▸ **Data for this exercise**
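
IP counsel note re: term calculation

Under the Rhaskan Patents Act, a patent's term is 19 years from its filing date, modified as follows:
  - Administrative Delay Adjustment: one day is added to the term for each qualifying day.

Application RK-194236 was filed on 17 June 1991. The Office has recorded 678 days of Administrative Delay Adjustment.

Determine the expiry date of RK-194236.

April 25, 2012

Base term: filing date + 19 years → 17 June 2010.
Administrative Delay Adjustment: +678 days → 25 April 2012.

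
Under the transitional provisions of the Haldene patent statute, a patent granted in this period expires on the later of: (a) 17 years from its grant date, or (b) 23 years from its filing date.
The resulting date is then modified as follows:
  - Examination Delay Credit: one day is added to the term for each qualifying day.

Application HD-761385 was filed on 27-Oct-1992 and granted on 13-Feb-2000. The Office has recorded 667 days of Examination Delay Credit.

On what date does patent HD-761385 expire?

(a) grant + 17 years → 13 February 2017.
(b) filing + 23 years → 27 October 2015.
Later of the two: 13 February 2017.
Examination Delay Credit: +667 days → 12 December 2018.

2018-12-12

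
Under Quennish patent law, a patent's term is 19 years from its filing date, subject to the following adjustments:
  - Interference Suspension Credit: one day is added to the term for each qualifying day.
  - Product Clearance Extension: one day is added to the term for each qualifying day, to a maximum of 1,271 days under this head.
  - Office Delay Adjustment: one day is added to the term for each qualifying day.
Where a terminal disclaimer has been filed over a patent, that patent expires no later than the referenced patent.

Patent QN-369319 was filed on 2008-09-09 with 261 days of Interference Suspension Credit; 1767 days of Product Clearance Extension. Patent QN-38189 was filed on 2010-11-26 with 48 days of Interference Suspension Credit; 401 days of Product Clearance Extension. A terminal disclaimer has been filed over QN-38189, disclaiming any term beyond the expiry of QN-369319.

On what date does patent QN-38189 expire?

2031-02-18

Natural term of QN-38189:
  Base: filing + 19 years → 26 November 2029.
  Interference Suspension Credit: +48 days → 13 January 2030.
  Product Clearance Extension: 401 days (within the 1271-day cap) → +401 days → 18 February 2031.
Expiry of referenced patent QN-369319:
  Base: filing + 19 years → 9 September 2027.
  Interference Suspension Credit: +261 days → 27 May 2028.
  Product Clearance Extension: 1767 days claimed exceeds the 1271-day cap, so +1271 days → 19 November 2031.
Terminal disclaimer: QN-38189 expires on the earlier of 18 February 2031 and 19 November 2031.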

▸ **What is being asked**
Return the material in full, exactly as shown.

▸ **Response to the task**
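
IP counsel note re: term calculation

Under the Rhaskan Patents Act, a patent's term is 19 years from its filing date, modified as follows:
  - Administrative Delay Adjustment: one day is added to the term for each qualifying day.

Application RK-194236 was filed on 17 June 1991. The Office has recorded 678 days of Administrative Delay Adjustment.

Determine the expiry date of RK-194236.

April 25, 2012

Base term: filing date + 19 years → 17 June 2010.
Administrative Delay Adjustment: +678 days → 25 April 2012.

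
Under the transitional provisions of the Haldene patent statute, a patent granted in this period expires on the later of: (a) 17 years from its grant date, or (b) 23 years from its filing date.
The resulting date is then modified as follows:
  - Examination Delay Credit: one day is added to the term for each qualifying day.

Application HD-761385 was filed on 27-Oct-1992 and granted on 13-Feb-2000. The Office has recorded 667 days of Examination Delay Credit.

On what date does patent HD-761385 expire?

(a) grant + 17 years → 13 February 2017.
(b) filing + 23 years → 27 October 2015.
Later of the two: 13 February 2017.
Examination Delay Credit: +667 days → 12 December 2018.

2018-12-12

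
Under Quennish patent law, a patent's term is 19 years from its filing date, subject to the following adjustments:
  - Interference Suspension Credit: one day is added to the term for each qualifying day.
  - Product Clearance Extension: one day is added to the term for each qualifying day, to a maximum of 1,271 days under this head.
  - Office Delay Adjustment: one day is added to the term for each qualifying day.
Where a terminal disclaimer has been filed over a patent, that patent expires no later than the referenced patent.

Patent QN-369319 was filed on 2008-09-09 with 261 days of Interference Suspension Credit; 1767 days of Product Clearance Extension. Patent QN-38189 was filed on 2010-11-26 with 48 days of Interference Suspension Credit; 401 days of Product Clearance Extension. A terminal disclaimer has been filed over QN-38189, disclaiming any term beyond the expiry of QN-369319.

On what date does patent QN-38189 expire?

2031-02-18

Natural term of QN-38189:
  Base: filing + 19 years → 26 November 2029.
  Interference Suspension Credit: +48 days → 13 January 2030.
  Product Clearance Extension: 401 days (within the 1271-day cap) → +401 days → 18 February 2031.
Expiry of referenced patent QN-369319:
  Base: filing + 19 years → 9 September 2027.
  Interference Suspension Credit: +261 days → 27 May 2028.
  Product Clearance Extension: 1767 days claimed exceeds the 1271-day cap, so +1271 days → 19 November 2031.
Terminal disclaimer: QN-38189 expires on the earlier of 18 February 2031 and 19 November 2031.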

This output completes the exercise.